__Data records__
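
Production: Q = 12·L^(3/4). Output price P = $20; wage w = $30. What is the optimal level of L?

L* = 1296

MP_L = (3/4)·12·L^(-1/4) = 9·L^(-1/4).
Profit maximization for a price taker requires P·MP_L = w: 20·9·L^(-1/4) = 30.
So L^(-1/4) = 1/6, which gives L = 1296.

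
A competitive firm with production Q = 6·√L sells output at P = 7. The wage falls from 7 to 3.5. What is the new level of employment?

From P·MP_L = w with MP_L = 3·L^(-1/2), the labor demand is L(w) = (21/w)^(2).
At w = 7: L = 9. At w = 3.5: L = 36.

L* = 36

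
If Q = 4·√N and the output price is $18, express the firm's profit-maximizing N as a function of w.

N(w) = 1296/w²

MP_N = (1/2)·4·N^(-1/2) = 2·N^(-1/2).
Setting P·MP_N = w: 36·N^(-1/2) = w.
Solving for N: N^(-1/2) = w/36, so N = (36/w)^(2).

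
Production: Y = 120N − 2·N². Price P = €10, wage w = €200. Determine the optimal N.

The marginal product of N is MP_N = 120 − 4N.
A price-taking firm hires until the value of the marginal product equals the wage: P·MP_N = w, so 10·(120 − 4N) = 200.
Then 120 − 4N = 20, giving N = 25.

N* = 25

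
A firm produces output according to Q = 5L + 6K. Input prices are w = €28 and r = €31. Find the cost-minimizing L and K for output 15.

The inputs are perfect substitutes, so the firm uses whichever has the lower cost per unit of output.
Cost per unit of output via L is w/5 = 5.6; via K it is r/6 = 31/6. K is cheaper.
Producing Q = 15 with K alone: L = 0, K = 2.5.

L* = 0, K* = 2.5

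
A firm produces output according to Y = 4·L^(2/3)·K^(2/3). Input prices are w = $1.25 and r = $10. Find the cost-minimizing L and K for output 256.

L* = 64, K* = 8

Cost minimization requires the marginal rate of technical substitution to equal the input-price ratio: MP_L/MP_K = w/r.
Here MP_L/MP_K = (2/3)·(K/L)/(2/3) = (K/L). Setting this equal to 1.25/10 = 0.125 gives K = 0.125L.
Substituting into Y = 256: 4·L^(2/3)·(0.125L)^(2/3) = 256.
Solving, L = 64 and K = 8.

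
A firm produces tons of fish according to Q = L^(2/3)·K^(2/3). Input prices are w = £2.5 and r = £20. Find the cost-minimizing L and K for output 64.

L* = 64, K* = 8

Cost minimization requires the marginal rate of technical substitution to equal the input-price ratio: MP_L/MP_K = w/r.
Here MP_L/MP_K = (2/3)·(K/L)/(2/3) = (K/L). Setting this equal to 2.5/20 = 0.125 gives K = 0.125L.
Substituting into Q = 64: L^(2/3)·(0.125L)^(2/3) = 64.
Solving, L = 64 and K = 8.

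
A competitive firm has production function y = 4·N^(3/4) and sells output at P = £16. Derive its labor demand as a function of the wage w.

MP_N = (3/4)·4·N^(-1/4) = 3·N^(-1/4).
Setting P·MP_N = w: 48·N^(-1/4) = w.
Solving for N: N^(-1/4) = w/48, so N = (48/w)^(4).

N(w) = 5308416/w^(4)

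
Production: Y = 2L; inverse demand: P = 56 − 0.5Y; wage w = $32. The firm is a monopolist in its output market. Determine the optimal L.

Marginal revenue from the inverse demand is MR = 56 − Y.
The marginal product is MP_L = 2.
A monopolist hires until marginal revenue product equals the wage: MR·MP_L = w.
(56 − 2L)·2 = 32, so L = 20.

L* = 20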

__Task prompt__
Could you write out the material above exactly as it appears?

__Answer space__
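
Production: Q = 12·L^(3/4). Output price P = $20; wage w = $30. What is the optimal level of L?

L* = 1296

MP_L = (3/4)·12·L^(-1/4) = 9·L^(-1/4).
Profit maximization for a price taker requires P·MP_L = w: 20·9·L^(-1/4) = 30.
So L^(-1/4) = 1/6, which gives L = 1296.

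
A competitive firm with production Q = 6·√L sells output at P = 7. The wage falls from 7 to 3.5. What is the new level of employment?

From P·MP_L = w with MP_L = 3·L^(-1/2), the labor demand is L(w) = (21/w)^(2).
At w = 7: L = 9. At w = 3.5: L = 36.

L* = 36

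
If Q = 4·√N and the output price is $18, express the firm's profit-maximizing N as a function of w.

N(w) = 1296/w²

MP_N = (1/2)·4·N^(-1/2) = 2·N^(-1/2).
Setting P·MP_N = w: 36·N^(-1/2) = w.
Solving for N: N^(-1/2) = w/36, so N = (36/w)^(2).

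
Production: Y = 120N − 2·N². Price P = €10, wage w = €200. Determine the optimal N.

The marginal product of N is MP_N = 120 − 4N.
A price-taking firm hires until the value of the marginal product equals the wage: P·MP_N = w, so 10·(120 − 4N) = 200.
Then 120 − 4N = 20, giving N = 25.

N* = 25

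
A firm produces output according to Q = 5L + 6K. Input prices are w = €28 and r = €31. Find the cost-minimizing L and K for output 15.

The inputs are perfect substitutes, so the firm uses whichever has the lower cost per unit of output.
Cost per unit of output via L is w/5 = 5.6; via K it is r/6 = 31/6. K is cheaper.
Producing Q = 15 with K alone: L = 0, K = 2.5.

L* = 0, K* = 2.5

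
A firm produces output according to Y = 4·L^(2/3)·K^(2/3). Input prices are w = $1.25 and r = $10. Find the cost-minimizing L and K for output 256.

L* = 64, K* = 8

Cost minimization requires the marginal rate of technical substitution to equal the input-price ratio: MP_L/MP_K = w/r.
Here MP_L/MP_K = (2/3)·(K/L)/(2/3) = (K/L). Setting this equal to 1.25/10 = 0.125 gives K = 0.125L.
Substituting into Y = 256: 4·L^(2/3)·(0.125L)^(2/3) = 256.
Solving, L = 64 and K = 8.

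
A firm produces tons of fish according to Q = L^(2/3)·K^(2/3). Input prices are w = £2.5 and r = £20. Find the cost-minimizing L and K for output 64.

L* = 64, K* = 8

Cost minimization requires the marginal rate of technical substitution to equal the input-price ratio: MP_L/MP_K = w/r.
Here MP_L/MP_K = (2/3)·(K/L)/(2/3) = (K/L). Setting this equal to 2.5/20 = 0.125 gives K = 0.125L.
Substituting into Q = 64: L^(2/3)·(0.125L)^(2/3) = 64.
Solving, L = 64 and K = 8.

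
A competitive firm has production function y = 4·N^(3/4) and sells output at P = £16. Derive its labor demand as a function of the wage w.

MP_N = (3/4)·4·N^(-1/4) = 3·N^(-1/4).
Setting P·MP_N = w: 48·N^(-1/4) = w.
Solving for N: N^(-1/4) = w/48, so N = (48/w)^(4).

N(w) = 5308416/w^(4)

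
Production: Y = 2L; inverse demand: P = 56 − 0.5Y; wage w = $32. The firm is a monopolist in its output market. Determine the optimal L.

Marginal revenue from the inverse demand is MR = 56 − Y.
The marginal product is MP_L = 2.
A monopolist hires until marginal revenue product equals the wage: MR·MP_L = w.
(56 − 2L)·2 = 32, so L = 20.

L* = 20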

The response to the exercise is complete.